::: Data extracts :::

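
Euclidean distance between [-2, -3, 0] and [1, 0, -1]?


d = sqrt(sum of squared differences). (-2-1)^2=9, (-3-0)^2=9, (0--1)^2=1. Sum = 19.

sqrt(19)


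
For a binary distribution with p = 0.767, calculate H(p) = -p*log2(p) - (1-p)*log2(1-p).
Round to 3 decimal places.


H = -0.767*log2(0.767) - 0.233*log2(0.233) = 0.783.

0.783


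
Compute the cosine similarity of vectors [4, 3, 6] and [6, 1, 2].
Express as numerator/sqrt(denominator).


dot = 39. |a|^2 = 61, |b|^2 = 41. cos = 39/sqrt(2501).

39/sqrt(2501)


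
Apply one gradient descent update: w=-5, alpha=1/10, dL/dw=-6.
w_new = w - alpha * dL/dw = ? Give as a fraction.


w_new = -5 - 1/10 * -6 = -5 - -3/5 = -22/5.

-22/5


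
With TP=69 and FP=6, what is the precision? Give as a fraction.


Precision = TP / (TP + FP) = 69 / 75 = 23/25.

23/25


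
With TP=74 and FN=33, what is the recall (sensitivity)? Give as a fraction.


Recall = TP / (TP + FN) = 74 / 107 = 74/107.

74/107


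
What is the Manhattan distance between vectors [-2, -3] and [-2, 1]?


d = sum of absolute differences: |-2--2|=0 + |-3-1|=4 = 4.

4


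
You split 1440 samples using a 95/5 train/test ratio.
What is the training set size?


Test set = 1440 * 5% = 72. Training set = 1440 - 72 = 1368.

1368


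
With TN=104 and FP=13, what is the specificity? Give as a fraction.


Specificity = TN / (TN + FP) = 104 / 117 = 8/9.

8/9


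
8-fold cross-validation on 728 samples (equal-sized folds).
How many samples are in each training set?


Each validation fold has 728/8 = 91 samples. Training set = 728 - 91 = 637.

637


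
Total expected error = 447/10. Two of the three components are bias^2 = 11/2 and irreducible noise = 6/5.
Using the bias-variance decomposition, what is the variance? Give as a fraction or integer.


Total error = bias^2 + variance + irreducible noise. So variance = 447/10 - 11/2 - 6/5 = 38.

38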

:::

### Task to carry out
What is needed is a word-for-word restatement of all the data.

### Response
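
Euclidean distance between [-2, -3, 0] and [1, 0, -1]?


d = sqrt(sum of squared differences). (-2-1)^2=9, (-3-0)^2=9, (0--1)^2=1. Sum = 19.

sqrt(19)


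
For a binary distribution with p = 0.767, calculate H(p) = -p*log2(p) - (1-p)*log2(1-p).
Round to 3 decimal places.


H = -0.767*log2(0.767) - 0.233*log2(0.233) = 0.783.

0.783


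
Compute the cosine similarity of vectors [4, 3, 6] and [6, 1, 2].
Express as numerator/sqrt(denominator).


dot = 39. |a|^2 = 61, |b|^2 = 41. cos = 39/sqrt(2501).

39/sqrt(2501)


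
Apply one gradient descent update: w=-5, alpha=1/10, dL/dw=-6.
w_new = w - alpha * dL/dw = ? Give as a fraction.


w_new = -5 - 1/10 * -6 = -5 - -3/5 = -22/5.

-22/5


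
With TP=69 and FP=6, what is the precision? Give as a fraction.


Precision = TP / (TP + FP) = 69 / 75 = 23/25.

23/25


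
With TP=74 and FN=33, what is the recall (sensitivity)? Give as a fraction.


Recall = TP / (TP + FN) = 74 / 107 = 74/107.

74/107


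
What is the Manhattan distance between vectors [-2, -3] and [-2, 1]?


d = sum of absolute differences: |-2--2|=0 + |-3-1|=4 = 4.

4


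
You split 1440 samples using a 95/5 train/test ratio.
What is the training set size?


Test set = 1440 * 5% = 72. Training set = 1440 - 72 = 1368.

1368


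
With TN=104 and FP=13, what is the specificity? Give as a fraction.


Specificity = TN / (TN + FP) = 104 / 117 = 8/9.

8/9


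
8-fold cross-validation on 728 samples (equal-sized folds).
How many samples are in each training set?


Each validation fold has 728/8 = 91 samples. Training set = 728 - 91 = 637.

637


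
Total expected error = 447/10. Two of the three components are bias^2 = 11/2 and irreducible noise = 6/5.
Using the bias-variance decomposition, what is the variance? Give as a fraction or integer.


Total error = bias^2 + variance + irreducible noise. So variance = 447/10 - 11/2 - 6/5 = 38.

38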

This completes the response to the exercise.